### Task requirements
Check each line of the listing below for the word "refrigeration" and say how many lines have it. Nothing else should be written.

──────── Given records ────────

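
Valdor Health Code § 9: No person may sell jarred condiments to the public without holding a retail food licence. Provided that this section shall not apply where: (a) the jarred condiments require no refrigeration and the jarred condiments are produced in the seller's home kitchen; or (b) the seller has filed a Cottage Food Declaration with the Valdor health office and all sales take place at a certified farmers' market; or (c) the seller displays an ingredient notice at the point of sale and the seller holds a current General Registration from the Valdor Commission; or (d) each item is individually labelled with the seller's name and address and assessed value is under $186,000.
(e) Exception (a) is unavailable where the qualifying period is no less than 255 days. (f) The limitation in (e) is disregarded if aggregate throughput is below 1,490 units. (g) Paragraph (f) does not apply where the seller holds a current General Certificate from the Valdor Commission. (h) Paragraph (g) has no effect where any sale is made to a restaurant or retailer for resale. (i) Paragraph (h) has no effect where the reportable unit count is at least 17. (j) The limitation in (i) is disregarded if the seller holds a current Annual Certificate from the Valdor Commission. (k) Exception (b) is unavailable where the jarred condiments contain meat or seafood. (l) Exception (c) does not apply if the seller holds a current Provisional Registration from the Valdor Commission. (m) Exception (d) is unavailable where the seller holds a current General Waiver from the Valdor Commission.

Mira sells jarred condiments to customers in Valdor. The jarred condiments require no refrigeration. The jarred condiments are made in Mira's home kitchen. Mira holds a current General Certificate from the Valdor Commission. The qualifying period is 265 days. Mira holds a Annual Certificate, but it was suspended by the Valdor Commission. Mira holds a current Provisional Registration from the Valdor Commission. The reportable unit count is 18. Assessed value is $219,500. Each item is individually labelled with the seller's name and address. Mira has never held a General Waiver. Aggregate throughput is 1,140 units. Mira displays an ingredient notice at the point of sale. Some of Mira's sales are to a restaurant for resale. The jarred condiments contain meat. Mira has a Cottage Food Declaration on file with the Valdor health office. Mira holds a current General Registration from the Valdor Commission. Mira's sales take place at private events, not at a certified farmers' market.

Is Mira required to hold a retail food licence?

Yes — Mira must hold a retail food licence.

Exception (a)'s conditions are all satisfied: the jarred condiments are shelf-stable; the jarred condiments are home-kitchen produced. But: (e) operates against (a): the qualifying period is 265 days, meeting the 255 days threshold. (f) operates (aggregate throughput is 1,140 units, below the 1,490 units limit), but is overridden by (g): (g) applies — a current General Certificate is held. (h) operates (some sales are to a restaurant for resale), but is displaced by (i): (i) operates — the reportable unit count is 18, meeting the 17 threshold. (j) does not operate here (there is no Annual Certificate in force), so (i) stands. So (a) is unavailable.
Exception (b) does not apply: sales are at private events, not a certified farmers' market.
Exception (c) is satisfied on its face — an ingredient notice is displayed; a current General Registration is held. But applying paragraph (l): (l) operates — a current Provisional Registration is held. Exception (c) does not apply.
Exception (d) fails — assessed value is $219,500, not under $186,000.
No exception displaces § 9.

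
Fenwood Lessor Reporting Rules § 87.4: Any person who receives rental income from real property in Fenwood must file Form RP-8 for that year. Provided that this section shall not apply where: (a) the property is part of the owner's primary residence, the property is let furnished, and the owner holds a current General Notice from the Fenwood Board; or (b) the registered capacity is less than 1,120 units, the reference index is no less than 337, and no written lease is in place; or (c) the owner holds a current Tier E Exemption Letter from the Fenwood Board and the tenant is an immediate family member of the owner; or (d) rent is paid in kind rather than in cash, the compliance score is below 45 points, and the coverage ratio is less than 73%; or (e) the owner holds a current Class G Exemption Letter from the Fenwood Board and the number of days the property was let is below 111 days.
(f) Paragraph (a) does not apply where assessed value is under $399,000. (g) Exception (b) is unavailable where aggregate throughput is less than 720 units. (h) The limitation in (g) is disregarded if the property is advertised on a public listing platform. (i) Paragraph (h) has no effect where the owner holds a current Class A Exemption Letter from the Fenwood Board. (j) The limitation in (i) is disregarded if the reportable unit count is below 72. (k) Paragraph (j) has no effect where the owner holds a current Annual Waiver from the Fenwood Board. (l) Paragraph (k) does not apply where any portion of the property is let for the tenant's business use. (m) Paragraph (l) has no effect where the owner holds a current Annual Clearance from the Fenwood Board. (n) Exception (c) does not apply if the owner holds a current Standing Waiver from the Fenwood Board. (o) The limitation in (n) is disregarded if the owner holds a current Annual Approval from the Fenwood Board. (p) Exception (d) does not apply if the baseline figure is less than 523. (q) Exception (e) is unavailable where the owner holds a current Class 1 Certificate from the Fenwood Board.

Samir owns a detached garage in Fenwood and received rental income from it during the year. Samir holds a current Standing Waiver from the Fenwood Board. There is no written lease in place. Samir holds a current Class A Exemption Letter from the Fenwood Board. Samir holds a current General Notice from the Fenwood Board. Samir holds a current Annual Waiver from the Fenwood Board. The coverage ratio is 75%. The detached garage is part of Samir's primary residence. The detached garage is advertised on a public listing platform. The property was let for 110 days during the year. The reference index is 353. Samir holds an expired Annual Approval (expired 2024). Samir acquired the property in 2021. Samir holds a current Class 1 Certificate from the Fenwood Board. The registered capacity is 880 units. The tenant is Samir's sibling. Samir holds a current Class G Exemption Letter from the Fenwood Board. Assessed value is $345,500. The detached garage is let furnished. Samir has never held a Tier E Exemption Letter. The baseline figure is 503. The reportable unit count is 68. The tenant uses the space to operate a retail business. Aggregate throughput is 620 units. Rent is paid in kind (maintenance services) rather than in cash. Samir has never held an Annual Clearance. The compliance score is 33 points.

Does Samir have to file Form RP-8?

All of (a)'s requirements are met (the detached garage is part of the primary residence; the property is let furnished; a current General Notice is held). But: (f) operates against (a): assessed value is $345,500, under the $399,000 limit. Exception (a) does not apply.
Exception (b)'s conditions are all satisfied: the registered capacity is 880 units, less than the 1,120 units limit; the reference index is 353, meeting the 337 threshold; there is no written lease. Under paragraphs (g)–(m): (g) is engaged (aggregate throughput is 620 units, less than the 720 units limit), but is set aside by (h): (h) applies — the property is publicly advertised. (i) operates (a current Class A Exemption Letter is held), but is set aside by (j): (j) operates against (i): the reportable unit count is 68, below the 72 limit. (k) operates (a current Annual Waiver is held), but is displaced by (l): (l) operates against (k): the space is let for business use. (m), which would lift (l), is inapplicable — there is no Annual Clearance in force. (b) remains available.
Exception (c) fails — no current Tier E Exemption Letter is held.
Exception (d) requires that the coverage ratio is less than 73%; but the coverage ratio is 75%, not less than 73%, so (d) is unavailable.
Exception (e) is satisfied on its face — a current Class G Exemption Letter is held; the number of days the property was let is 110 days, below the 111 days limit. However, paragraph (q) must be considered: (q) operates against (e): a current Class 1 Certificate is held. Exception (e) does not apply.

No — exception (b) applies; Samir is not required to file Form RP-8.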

────────

### Finished task
2